» What is being asked
Produce an exact copy of the lines below, starting at the first and ending with the line containing "Let a = -646993656813/5".

(Extracted data entries)

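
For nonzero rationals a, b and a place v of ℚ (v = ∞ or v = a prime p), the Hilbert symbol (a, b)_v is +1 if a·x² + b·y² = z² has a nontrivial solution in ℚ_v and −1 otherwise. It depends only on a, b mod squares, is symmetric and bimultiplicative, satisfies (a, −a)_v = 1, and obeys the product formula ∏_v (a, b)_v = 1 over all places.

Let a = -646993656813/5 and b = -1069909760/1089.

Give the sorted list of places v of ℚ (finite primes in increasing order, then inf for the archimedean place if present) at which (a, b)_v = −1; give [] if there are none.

(a, b) ≡ (-2288265, -4179335) mod (ℚ^×)²; places V = {2, 3, 5, 7, 11, 19, 29, 31, 37, 41, ∞}.
(a,b)_29: α=2, u≡24; β=1, v≡8 (mod 29); (24|29)=+1, (8|29)=-1; sign (−1)^0·+1^1·-1^2 = +1.
(a,b)_31: α=1, u≡29; β=0, v≡15 (mod 31); (29|31)=-1, (15|31)=-1; sign (−1)^0·-1^0·-1^1 = -1.
(a,b)_41: α=2, u≡3; β=1, v≡5 (mod 41); (3|41)=-1, (5|41)=+1; sign (−1)^0·-1^1·+1^2 = -1.
(a,b)_19: α=1, u≡7; β=1, v≡16 (mod 19); (7|19)=+1, (16|19)=+1; sign (−1)^1·+1^1·+1^1 = -1.
(a,b)_2: α=0, β=8; u≡7, v≡1 (mod 8); ε(u)ε(v)=1·0, αω(v)=0·0, βω(u)=8·0; sum ≡ 0  ⇒  +1.
(a,b)_7: α=1, u≡3; β=0, v≡1 (mod 7); (3|7)=-1, (1|7)=+1; sign (−1)^0·-1^0·+1^1 = +1.
(a,b)_37: α=1, u≡19; β=1, v≡22 (mod 37); (19|37)=-1, (22|37)=-1; sign (−1)^0·-1^1·-1^1 = +1.
(a,b)_∞: sgn(-2288265)=−, sgn(-4179335)=−, so -1.
(a,b)_3: α=1, u≡1; β=-2, v≡1 (mod 3); (1|3)=+1, (1|3)=+1; sign (−1)^0·+1^-2·+1^1 = +1.
(a,b)_11: α=0, u≡7; β=-2, v≡9 (mod 11); (7|11)=-1, (9|11)=+1; sign (−1)^0·-1^-2·+1^0 = +1.
(a,b)_5: α=-1, u≡2; β=1, v≡2 (mod 5); (2|5)=-1, (2|5)=-1; sign (−1)^0·-1^1·-1^-1 = +1.
Ram(-2288265, -4179335) = {19, 31, 41, ∞}; no ℚ_19-point on the conic.

[19, 31, 41, inf]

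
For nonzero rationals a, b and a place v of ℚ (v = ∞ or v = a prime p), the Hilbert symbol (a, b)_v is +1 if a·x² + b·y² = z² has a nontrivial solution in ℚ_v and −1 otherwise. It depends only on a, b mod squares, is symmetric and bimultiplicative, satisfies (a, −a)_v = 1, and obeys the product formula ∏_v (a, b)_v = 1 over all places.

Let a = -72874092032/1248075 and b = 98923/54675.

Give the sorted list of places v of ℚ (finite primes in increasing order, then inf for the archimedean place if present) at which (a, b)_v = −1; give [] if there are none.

[3, 11, 17, 19]

Mod squares: a ≡ -114, b ≡ 561. Check v ∈ {∞, 2, 3, 5, 7, 11, 17, 19, 23, 43}.
v=23: a=23^2·(≡13), b=23^2·(≡18) mod 23; (13|23)=+1, (18|23)=+1; (−1)^{2·2·11}·(+1)^2·(+1)^2 = +1.
v=5: a=5^-2·(≡1), b=5^-2·(≡4) mod 5; (1|5)=+1, (4|5)=+1; (−1)^{-2·-2·2}·(+1)^-2·(+1)^-2 = +1.
v=7: a=7^2·(≡3), b=7^0·(≡4) mod 7; (3|7)=-1, (4|7)=+1; (−1)^{2·0·3}·(-1)^0·(+1)^2 = +1.
v=2: v_2(a)=9, v_2(b)=0; units ≡ 7, 1 (mod 8); ε·ε+αω+βω = 1·0+9·0+0·0 ≡ 0  ⇒  (a,b)_2 = +1.
v=11: a=11^0·(≡7), b=11^1·(≡10) mod 11; (7|11)=-1, (10|11)=-1; (−1)^{0·1·5}·(-1)^1·(-1)^0 = -1.
v=19: a=19^1·(≡13), b=19^0·(≡15) mod 19; (13|19)=-1, (15|19)=-1; (−1)^{1·0·9}·(-1)^0·(-1)^1 = -1.
v=∞: -114 < 0 and 561 > 0  ⇒  (a,b)_∞ = +1.
v=3: a=3^-3·(≡1), b=3^-7·(≡1) mod 3; (1|3)=+1, (1|3)=+1; (−1)^{-3·-7·1}·(+1)^-7·(+1)^-3 = -1.
v=43: a=43^-2·(≡11), b=43^0·(≡3) mod 43; (11|43)=+1, (3|43)=-1; (−1)^{-2·0·21}·(+1)^0·(-1)^-2 = +1.
v=17: a=17^2·(≡11), b=17^1·(≡13) mod 17; (11|17)=-1, (13|17)=+1; (−1)^{2·1·8}·(-1)^1·(+1)^2 = -1.
|Ram(-114, 561)| = 4, even; anisotropic at {3, 11, 17, 19}.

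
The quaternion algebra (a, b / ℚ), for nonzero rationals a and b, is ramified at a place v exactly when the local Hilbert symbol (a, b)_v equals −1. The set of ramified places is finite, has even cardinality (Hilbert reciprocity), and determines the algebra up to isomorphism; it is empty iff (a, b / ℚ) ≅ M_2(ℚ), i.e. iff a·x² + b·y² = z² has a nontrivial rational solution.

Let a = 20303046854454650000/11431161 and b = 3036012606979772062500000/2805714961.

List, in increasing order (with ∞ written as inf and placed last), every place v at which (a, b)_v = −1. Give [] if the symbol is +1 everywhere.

[5, 11, 17, 19]

(a, b) ≡ (65, 35530) mod (ℚ^×)²; places V = {2, 3, 5, 7, 11, 13, 17, 19, 23, 47, ∞}.
(a,b)_19: α=2, u≡15; β=1, v≡2 (mod 19); (15|19)=-1, (2|19)=-1; sign (−1)^0·-1^1·-1^2 = -1.
(a,b)_2: α=4, β=5; u≡1, v≡5 (mod 8); ε(u)ε(v)=0·0, αω(v)=4·1, βω(u)=5·0; sum ≡ 0  ⇒  +1.
(a,b)_∞: sgn(65)=+, sgn(35530)=+, so +1.
(a,b)_5: α=5, u≡3; β=9, v≡1 (mod 5); (3|5)=-1, (1|5)=+1; sign (−1)^0·-1^9·+1^5 = -1.
(a,b)_17: α=2, u≡11; β=3, v≡1 (mod 17); (11|17)=-1, (1|17)=+1; sign (−1)^0·-1^3·+1^2 = -1.
(a,b)_3: α=-2, u≡2; β=4, v≡1 (mod 3); (2|3)=-1, (1|3)=+1; sign (−1)^0·-1^4·+1^-2 = +1.
(a,b)_7: α=-4, u≡1; β=-4, v≡5 (mod 7); (1|7)=+1, (5|7)=-1; sign (−1)^0·+1^-4·-1^-4 = +1.
(a,b)_23: α=-2, u≡5; β=-2, v≡1 (mod 23); (5|23)=-1, (1|23)=+1; sign (−1)^0·-1^-2·+1^-2 = +1.
(a,b)_47: α=0, u≡14; β=-2, v≡20 (mod 47); (14|47)=+1, (20|47)=-1; sign (−1)^0·+1^-2·-1^0 = +1.
(a,b)_13: α=3, u≡5; β=6, v≡3 (mod 13); (5|13)=-1, (3|13)=+1; sign (−1)^0·-1^6·+1^3 = +1.
(a,b)_11: α=6, u≡7; β=3, v≡10 (mod 11); (7|11)=-1, (10|11)=-1; sign (−1)^0·-1^3·-1^6 = -1.
(65, 35530 / ℚ) ramifies at {5, 11, 17, 19}: a division algebra.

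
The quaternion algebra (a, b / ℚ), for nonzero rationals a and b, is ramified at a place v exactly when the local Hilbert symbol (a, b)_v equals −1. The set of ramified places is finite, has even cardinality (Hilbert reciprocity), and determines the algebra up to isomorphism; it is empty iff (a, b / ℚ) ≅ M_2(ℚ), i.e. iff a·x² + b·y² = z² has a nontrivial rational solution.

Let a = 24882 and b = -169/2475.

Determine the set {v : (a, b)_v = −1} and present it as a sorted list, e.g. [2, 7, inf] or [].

[2, 11, 13, 29]

(a, b) ≡ (24882, -11) mod (ℚ^×)²; places V = {2, 3, 5, 11, 13, 29, ∞}.
(a,b)_29: α=1, u≡17; β=0, v≡15 (mod 29); (17|29)=-1, (15|29)=-1; sign (−1)^0·-1^0·-1^1 = -1.
(a,b)_3: α=1, u≡2; β=-2, v≡1 (mod 3); (2|3)=-1, (1|3)=+1; sign (−1)^0·-1^-2·+1^1 = +1.
(a,b)_13: α=1, u≡3; β=2, v≡5 (mod 13); (3|13)=+1, (5|13)=-1; sign (−1)^0·+1^2·-1^1 = -1.
(a,b)_2: α=1, β=0; u≡1, v≡5 (mod 8); ε(u)ε(v)=0·0, αω(v)=1·1, βω(u)=0·0; sum ≡ 1  ⇒  -1.
(a,b)_11: α=1, u≡7; β=-1, v≡8 (mod 11); (7|11)=-1, (8|11)=-1; sign (−1)^1·-1^-1·-1^1 = -1.
(a,b)_5: α=0, u≡2; β=-2, v≡4 (mod 5); (2|5)=-1, (4|5)=+1; sign (−1)^0·-1^-2·+1^0 = +1.
(a,b)_∞: sgn(24882)=+, sgn(-11)=−, so +1.
(24882, -11 / ℚ) ramifies at {2, 11, 13, 29}: a division algebra.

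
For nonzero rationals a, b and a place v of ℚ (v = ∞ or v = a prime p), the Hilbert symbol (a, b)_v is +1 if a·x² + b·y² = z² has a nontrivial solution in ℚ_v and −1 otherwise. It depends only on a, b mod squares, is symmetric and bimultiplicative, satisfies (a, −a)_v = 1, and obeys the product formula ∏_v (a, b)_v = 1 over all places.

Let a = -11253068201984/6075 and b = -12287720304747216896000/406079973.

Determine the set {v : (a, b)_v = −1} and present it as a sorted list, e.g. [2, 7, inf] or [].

Mod squares: a ≡ -1302, b ≡ -81770. Check v ∈ {∞, 2, 3, 5, 7, 13, 17, 23, 31, 37}.
v=13: a=13^0·(≡7), b=13^-1·(≡8) mod 13; (7|13)=-1, (8|13)=-1; (−1)^{0·-1·6}·(-1)^-1·(-1)^0 = -1.
v=23: a=23^0·(≡1), b=23^-2·(≡12) mod 23; (1|23)=+1, (12|23)=+1; (−1)^{0·-2·11}·(+1)^-2·(+1)^0 = +1.
v=17: a=17^2·(≡12), b=17^3·(≡16) mod 17; (12|17)=-1, (16|17)=+1; (−1)^{2·3·8}·(-1)^3·(+1)^2 = -1.
v=31: a=31^1·(≡5), b=31^2·(≡10) mod 31; (5|31)=+1, (10|31)=+1; (−1)^{1·2·15}·(+1)^2·(+1)^1 = +1.
v=∞: -1302 < 0 and -81770 < 0  ⇒  (a,b)_∞ = -1.
v=7: a=7^1·(≡5), b=7^2·(≡4) mod 7; (5|7)=-1, (4|7)=+1; (−1)^{1·2·3}·(-1)^2·(+1)^1 = +1.
v=2: v_2(a)=17, v_2(b)=23; units ≡ 5, 3 (mod 8); ε·ε+αω+βω = 0·1+17·1+23·1 ≡ 0  ⇒  (a,b)_2 = +1.
v=5: a=5^-2·(≡2), b=5^3·(≡4) mod 5; (2|5)=-1, (4|5)=+1; (−1)^{-2·3·2}·(-1)^3·(+1)^-2 = -1.
v=3: a=3^-5·(≡1), b=3^-10·(≡1) mod 3; (1|3)=+1, (1|3)=+1; (−1)^{-5·-10·1}·(+1)^-10·(+1)^-5 = +1.
v=37: a=37^2·(≡21), b=37^3·(≡33) mod 37; (21|37)=+1, (33|37)=+1; (−1)^{2·3·18}·(+1)^3·(+1)^2 = +1.
Ram(-1302, -81770) = {5, 13, 17, ∞}; no ℚ_5-point on the conic.

[5, 13, 17, inf]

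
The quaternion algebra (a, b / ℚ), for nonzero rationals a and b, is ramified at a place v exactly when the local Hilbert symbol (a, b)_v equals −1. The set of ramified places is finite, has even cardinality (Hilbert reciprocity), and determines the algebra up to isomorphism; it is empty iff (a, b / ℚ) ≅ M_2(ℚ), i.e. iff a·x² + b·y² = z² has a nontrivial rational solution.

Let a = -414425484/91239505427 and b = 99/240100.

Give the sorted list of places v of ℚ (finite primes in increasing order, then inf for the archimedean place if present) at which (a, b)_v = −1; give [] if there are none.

[2, 17]

Mod squares: a ≡ -3553, b ≡ 11. Check v ∈ {∞, 2, 3, 5, 7, 11, 17, 19, 31}.
v=17: a=17^-1·(≡10), b=17^0·(≡11) mod 17; (10|17)=-1, (11|17)=-1; (−1)^{-1·0·8}·(-1)^0·(-1)^-1 = -1.
v=2: v_2(a)=2, v_2(b)=-2; units ≡ 7, 3 (mod 8); ε·ε+αω+βω = 1·1+2·1+-2·0 ≡ 1  ⇒  (a,b)_2 = -1.
v=31: a=31^2·(≡6), b=31^0·(≡26) mod 31; (6|31)=-1, (26|31)=-1; (−1)^{2·0·15}·(-1)^0·(-1)^2 = +1.
v=3: a=3^4·(≡2), b=3^2·(≡2) mod 3; (2|3)=-1, (2|3)=-1; (−1)^{4·2·1}·(-1)^2·(-1)^4 = +1.
v=11: a=11^3·(≡6), b=11^1·(≡3) mod 11; (6|11)=-1, (3|11)=+1; (−1)^{3·1·5}·(-1)^1·(+1)^3 = +1.
v=7: a=7^-10·(≡3), b=7^-4·(≡4) mod 7; (3|7)=-1, (4|7)=+1; (−1)^{-10·-4·3}·(-1)^-4·(+1)^-10 = +1.
v=5: a=5^0·(≡3), b=5^-2·(≡1) mod 5; (3|5)=-1, (1|5)=+1; (−1)^{0·-2·2}·(-1)^-2·(+1)^0 = +1.
v=19: a=19^-1·(≡13), b=19^0·(≡5) mod 19; (13|19)=-1, (5|19)=+1; (−1)^{-1·0·9}·(-1)^0·(+1)^-1 = +1.
v=∞: -3553 < 0 and 11 > 0  ⇒  (a,b)_∞ = +1.
Ram(-3553, 11) = {2, 17}; no ℚ_2-point on the conic.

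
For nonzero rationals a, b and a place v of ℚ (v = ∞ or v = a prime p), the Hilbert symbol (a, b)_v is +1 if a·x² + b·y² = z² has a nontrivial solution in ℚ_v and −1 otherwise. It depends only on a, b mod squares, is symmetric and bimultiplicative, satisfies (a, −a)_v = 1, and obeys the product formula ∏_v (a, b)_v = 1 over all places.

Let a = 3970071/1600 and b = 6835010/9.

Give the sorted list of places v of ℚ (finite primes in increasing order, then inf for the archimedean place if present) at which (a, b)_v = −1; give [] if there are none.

[29, 37]

(a, b) ≡ (441119, 139490) mod (ℚ^×)²; places V = {2, 3, 5, 7, 13, 29, 37, 41, 53, ∞}.
(a,b)_53: α=1, u≡23; β=0, v≡38 (mod 53); (23|53)=-1, (38|53)=+1; sign (−1)^0·-1^0·+1^1 = +1.
(a,b)_37: α=0, u≡5; β=1, v≡7 (mod 37); (5|37)=-1, (7|37)=+1; sign (−1)^0·-1^1·+1^0 = -1.
(a,b)_∞: sgn(441119)=+, sgn(139490)=+, so +1.
(a,b)_7: α=1, u≡5; β=2, v≡4 (mod 7); (5|7)=-1, (4|7)=+1; sign (−1)^0·-1^2·+1^1 = +1.
(a,b)_29: α=1, u≡27; β=1, v≡4 (mod 29); (27|29)=-1, (4|29)=+1; sign (−1)^0·-1^1·+1^1 = -1.
(a,b)_13: α=0, u≡1; β=1, v≡7 (mod 13); (1|13)=+1, (7|13)=-1; sign (−1)^0·+1^1·-1^0 = +1.
(a,b)_5: α=-2, u≡4; β=1, v≡3 (mod 5); (4|5)=+1, (3|5)=-1; sign (−1)^0·+1^1·-1^-2 = +1.
(a,b)_3: α=2, u≡2; β=-2, v≡2 (mod 3); (2|3)=-1, (2|3)=-1; sign (−1)^0·-1^-2·-1^2 = +1.
(a,b)_2: α=-6, β=1; u≡7, v≡1 (mod 8); ε(u)ε(v)=1·0, αω(v)=-6·0, βω(u)=1·0; sum ≡ 0  ⇒  +1.
(a,b)_41: α=1, u≡30; β=0, v≡39 (mod 41); (30|41)=-1, (39|41)=+1; sign (−1)^0·-1^0·+1^1 = +1.
(441119, 139490 / ℚ) ramifies at {29, 37}: a division algebra.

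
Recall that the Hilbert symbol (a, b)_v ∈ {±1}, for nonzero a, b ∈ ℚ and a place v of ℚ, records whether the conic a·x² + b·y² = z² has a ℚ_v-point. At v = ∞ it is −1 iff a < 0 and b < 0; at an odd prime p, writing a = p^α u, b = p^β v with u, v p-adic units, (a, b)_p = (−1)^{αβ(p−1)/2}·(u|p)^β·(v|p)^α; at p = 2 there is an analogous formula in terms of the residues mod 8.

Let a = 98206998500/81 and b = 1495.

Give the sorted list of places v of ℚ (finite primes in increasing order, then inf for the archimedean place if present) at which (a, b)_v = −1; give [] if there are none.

(a, b) ≡ (65, 1495) mod (ℚ^×)²; places V = {2, 3, 5, 13, 23, ∞}.
(a,b)_∞: sgn(65)=+, sgn(1495)=+, so +1.
(a,b)_23: α=2, u≡21; β=1, v≡19 (mod 23); (21|23)=-1, (19|23)=-1; sign (−1)^0·-1^1·-1^2 = -1.
(a,b)_13: α=5, u≡5; β=1, v≡11 (mod 13); (5|13)=-1, (11|13)=-1; sign (−1)^0·-1^1·-1^5 = +1.
(a,b)_2: α=2, β=0; u≡1, v≡7 (mod 8); ε(u)ε(v)=0·1, αω(v)=2·0, βω(u)=0·0; sum ≡ 0  ⇒  +1.
(a,b)_3: α=-4, u≡2; β=0, v≡1 (mod 3); (2|3)=-1, (1|3)=+1; sign (−1)^0·-1^0·+1^-4 = +1.
(a,b)_5: α=3, u≡3; β=1, v≡4 (mod 5); (3|5)=-1, (4|5)=+1; sign (−1)^0·-1^1·+1^3 = -1.
Ram(65, 1495) = {5, 23}; no ℚ_5-point on the conic.

[5, 23]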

» Exercise response
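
For nonzero rationals a, b and a place v of ℚ (v = ∞ or v = a prime p), the Hilbert symbol (a, b)_v is +1 if a·x² + b·y² = z² has a nontrivial solution in ℚ_v and −1 otherwise. It depends only on a, b mod squares, is symmetric and bimultiplicative, satisfies (a, −a)_v = 1, and obeys the product formula ∏_v (a, b)_v = 1 over all places.

Let a = -646993656813/5 and b = -1069909760/1089.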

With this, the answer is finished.